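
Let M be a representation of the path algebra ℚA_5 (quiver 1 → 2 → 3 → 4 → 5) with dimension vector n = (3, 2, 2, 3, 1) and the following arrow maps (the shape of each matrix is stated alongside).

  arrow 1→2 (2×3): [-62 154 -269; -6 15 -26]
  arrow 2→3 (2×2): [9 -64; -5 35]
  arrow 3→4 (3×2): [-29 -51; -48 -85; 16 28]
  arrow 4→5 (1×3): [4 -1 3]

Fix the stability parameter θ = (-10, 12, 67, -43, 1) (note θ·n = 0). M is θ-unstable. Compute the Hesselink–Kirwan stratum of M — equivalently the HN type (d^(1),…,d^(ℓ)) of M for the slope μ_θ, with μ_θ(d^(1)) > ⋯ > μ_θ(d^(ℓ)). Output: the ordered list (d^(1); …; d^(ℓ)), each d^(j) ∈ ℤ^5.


Interval decomposition of M: I[1,1], I[1,4], I[1,5], I[4,4].
HN type (ℓ=4): μ^(1)=12; μ^(2)=37/4; μ^(3)=-10; μ^(4)=-43

((0, 1, 1, 1, 0); (0, 1, 1, 1, 1); (3, 0, 0, 0, 0); (0, 0, 0, 1, 0))


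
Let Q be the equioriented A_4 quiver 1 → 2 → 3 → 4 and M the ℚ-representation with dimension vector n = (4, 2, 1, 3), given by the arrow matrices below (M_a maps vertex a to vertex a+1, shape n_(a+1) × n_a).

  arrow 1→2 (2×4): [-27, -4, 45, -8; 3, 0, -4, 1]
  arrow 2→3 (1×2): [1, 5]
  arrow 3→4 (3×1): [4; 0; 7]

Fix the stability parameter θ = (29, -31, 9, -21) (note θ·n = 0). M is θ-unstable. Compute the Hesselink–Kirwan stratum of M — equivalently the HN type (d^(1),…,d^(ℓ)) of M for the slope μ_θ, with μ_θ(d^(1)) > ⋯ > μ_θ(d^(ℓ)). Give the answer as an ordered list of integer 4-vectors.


Via rank(M_{q-1}∘⋯∘M_p): M ≅ I[1,1]^2, I[1,2], I[1,4], I[4,4]^2.
μ_θ-semistable layers: μ^(1)=29; μ^(2)=-1; μ^(3)=-7/2; μ^(4)=-21

((2, 0, 0, 0); (1, 1, 0, 0); (1, 1, 1, 1); (0, 0, 0, 2))


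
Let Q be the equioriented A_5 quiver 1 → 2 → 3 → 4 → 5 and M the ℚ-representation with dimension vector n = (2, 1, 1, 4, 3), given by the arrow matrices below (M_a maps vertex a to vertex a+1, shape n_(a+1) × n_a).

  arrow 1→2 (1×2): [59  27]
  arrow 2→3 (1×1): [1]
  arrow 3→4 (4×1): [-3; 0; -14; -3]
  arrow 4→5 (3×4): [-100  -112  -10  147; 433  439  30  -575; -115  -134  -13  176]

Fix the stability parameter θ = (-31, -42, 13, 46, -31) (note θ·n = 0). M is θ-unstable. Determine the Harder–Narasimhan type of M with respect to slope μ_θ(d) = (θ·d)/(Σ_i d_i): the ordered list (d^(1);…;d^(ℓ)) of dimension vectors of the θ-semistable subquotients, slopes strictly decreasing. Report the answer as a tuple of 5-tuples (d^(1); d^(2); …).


Interval decomposition of M: I[1,1], I[1,5], I[4,4], I[4,5]^2.
HN type (ℓ=5): μ^(1)=46; μ^(2)=28/3; μ^(3)=15/2; μ^(4)=-31; μ^(5)=-73/2

((0, 0, 0, 1, 0); (0, 0, 1, 1, 1); (0, 0, 0, 2, 2); (1, 0, 0, 0, 0); (1, 1, 0, 0, 0))


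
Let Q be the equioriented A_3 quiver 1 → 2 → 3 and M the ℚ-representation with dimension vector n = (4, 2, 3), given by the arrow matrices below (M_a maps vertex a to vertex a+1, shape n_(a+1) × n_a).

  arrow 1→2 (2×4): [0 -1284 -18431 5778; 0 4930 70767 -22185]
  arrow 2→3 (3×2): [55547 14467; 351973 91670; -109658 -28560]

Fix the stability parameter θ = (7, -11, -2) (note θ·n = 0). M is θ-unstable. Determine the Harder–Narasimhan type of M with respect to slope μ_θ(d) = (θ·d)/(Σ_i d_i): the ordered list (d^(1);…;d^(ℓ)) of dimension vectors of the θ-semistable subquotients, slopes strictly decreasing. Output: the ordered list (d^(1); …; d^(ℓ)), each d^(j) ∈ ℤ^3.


Via rank(M_{q-1}∘⋯∘M_p): M ≅ I[1,1]^2, I[1,3]^2, I[3,3].
μ_θ-semistable layers: μ^(1)=7; μ^(2)=-2

((2, 0, 0); (2, 2, 3))


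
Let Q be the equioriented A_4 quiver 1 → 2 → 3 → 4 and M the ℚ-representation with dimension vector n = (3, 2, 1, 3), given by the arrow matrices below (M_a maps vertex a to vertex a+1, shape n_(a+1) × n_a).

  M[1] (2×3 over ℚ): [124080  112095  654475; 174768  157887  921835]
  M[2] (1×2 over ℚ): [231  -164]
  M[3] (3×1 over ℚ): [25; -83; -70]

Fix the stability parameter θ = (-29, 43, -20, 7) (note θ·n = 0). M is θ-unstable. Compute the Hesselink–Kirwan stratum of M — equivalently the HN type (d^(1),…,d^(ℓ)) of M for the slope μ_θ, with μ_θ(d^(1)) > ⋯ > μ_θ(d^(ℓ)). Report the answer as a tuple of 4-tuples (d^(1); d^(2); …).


Interval decomposition of M: I[1,1]^2, I[1,4], I[2,2], I[4,4]^2.
HN type (ℓ=4): μ^(1)=43; μ^(2)=10; μ^(3)=7; μ^(4)=-29

((0, 1, 0, 0); (0, 1, 1, 1); (0, 0, 0, 2); (3, 0, 0, 0))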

===============

- _ASSIGNMENT_
Output only the count of lines in the data containing "over".

- _RESULT_
3